▶ **Problem to solve**:
Count the lines in the entries that contain "Kira". Say the number and nothing more.
Data: Begin
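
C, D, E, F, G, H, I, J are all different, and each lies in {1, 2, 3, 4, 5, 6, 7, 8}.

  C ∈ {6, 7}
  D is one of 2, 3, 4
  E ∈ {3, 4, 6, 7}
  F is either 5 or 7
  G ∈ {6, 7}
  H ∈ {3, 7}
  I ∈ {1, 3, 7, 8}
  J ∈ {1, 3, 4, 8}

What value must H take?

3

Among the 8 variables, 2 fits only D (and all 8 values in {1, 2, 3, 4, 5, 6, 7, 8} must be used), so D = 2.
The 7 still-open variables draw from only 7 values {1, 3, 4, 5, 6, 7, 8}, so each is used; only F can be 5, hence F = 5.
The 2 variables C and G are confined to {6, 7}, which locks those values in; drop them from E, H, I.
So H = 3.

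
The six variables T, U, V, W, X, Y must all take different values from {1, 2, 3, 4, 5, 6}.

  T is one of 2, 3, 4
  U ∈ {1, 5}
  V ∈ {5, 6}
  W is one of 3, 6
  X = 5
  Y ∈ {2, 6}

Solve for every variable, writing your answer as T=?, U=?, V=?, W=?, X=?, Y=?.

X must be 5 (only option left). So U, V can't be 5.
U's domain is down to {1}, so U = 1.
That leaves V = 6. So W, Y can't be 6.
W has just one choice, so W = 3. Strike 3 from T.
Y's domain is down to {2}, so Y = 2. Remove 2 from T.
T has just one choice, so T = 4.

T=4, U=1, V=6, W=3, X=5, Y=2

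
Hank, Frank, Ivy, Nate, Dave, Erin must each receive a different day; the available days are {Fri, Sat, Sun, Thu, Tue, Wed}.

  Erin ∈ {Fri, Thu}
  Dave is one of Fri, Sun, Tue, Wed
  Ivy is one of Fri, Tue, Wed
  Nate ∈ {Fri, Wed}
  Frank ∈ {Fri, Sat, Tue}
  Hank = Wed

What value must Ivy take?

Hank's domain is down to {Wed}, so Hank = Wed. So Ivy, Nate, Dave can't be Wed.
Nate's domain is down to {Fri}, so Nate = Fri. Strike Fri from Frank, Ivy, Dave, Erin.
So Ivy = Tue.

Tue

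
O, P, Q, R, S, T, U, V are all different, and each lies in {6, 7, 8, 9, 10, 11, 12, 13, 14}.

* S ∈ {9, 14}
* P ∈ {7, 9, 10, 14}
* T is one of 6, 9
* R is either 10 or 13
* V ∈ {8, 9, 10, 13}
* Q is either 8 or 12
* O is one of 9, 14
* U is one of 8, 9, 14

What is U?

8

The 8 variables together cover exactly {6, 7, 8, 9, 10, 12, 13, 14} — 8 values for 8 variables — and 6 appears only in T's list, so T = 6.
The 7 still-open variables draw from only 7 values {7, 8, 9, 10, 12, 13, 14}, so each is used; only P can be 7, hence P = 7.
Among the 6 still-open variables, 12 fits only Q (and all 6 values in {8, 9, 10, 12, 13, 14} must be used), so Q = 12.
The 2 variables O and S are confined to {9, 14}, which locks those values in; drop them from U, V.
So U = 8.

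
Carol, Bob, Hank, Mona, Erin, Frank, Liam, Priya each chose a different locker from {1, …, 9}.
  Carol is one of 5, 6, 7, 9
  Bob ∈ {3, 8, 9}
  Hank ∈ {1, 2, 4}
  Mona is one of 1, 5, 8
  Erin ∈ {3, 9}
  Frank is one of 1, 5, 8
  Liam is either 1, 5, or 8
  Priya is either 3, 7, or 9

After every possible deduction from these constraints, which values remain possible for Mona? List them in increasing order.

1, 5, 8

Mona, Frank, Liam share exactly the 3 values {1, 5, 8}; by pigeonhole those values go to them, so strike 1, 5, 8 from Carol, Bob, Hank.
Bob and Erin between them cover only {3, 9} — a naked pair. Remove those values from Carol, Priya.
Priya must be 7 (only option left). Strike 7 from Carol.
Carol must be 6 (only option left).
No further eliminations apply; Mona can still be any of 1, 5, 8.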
Data: End
Data: Begin
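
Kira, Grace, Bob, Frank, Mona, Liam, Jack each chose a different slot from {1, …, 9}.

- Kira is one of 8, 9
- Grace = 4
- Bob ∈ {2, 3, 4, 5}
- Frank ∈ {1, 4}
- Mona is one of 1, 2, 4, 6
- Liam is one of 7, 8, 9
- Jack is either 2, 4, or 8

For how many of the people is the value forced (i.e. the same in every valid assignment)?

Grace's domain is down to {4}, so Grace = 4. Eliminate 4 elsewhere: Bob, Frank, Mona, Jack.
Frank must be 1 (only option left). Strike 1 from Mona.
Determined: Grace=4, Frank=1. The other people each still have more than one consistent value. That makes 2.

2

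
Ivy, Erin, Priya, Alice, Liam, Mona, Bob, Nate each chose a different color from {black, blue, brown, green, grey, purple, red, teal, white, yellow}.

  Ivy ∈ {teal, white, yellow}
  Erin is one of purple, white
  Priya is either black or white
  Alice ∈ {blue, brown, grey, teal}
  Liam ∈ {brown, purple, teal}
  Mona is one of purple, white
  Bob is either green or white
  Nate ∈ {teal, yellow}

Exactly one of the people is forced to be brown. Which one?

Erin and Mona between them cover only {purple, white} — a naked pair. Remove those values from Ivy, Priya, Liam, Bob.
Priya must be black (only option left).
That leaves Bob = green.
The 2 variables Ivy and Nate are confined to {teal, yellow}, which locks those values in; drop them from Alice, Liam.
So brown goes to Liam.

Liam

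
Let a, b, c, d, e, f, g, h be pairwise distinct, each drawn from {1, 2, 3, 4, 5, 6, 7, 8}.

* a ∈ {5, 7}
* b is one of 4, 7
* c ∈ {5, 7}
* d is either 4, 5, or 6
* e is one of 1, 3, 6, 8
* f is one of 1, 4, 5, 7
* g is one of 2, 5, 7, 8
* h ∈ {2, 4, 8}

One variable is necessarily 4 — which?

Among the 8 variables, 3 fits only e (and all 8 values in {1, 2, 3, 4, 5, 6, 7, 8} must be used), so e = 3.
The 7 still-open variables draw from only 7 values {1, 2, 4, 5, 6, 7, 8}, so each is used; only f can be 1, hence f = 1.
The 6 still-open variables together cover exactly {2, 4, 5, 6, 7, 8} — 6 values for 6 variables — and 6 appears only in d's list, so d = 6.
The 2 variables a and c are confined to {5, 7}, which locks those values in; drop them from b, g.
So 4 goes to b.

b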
Data: End
▶ **Response**:
2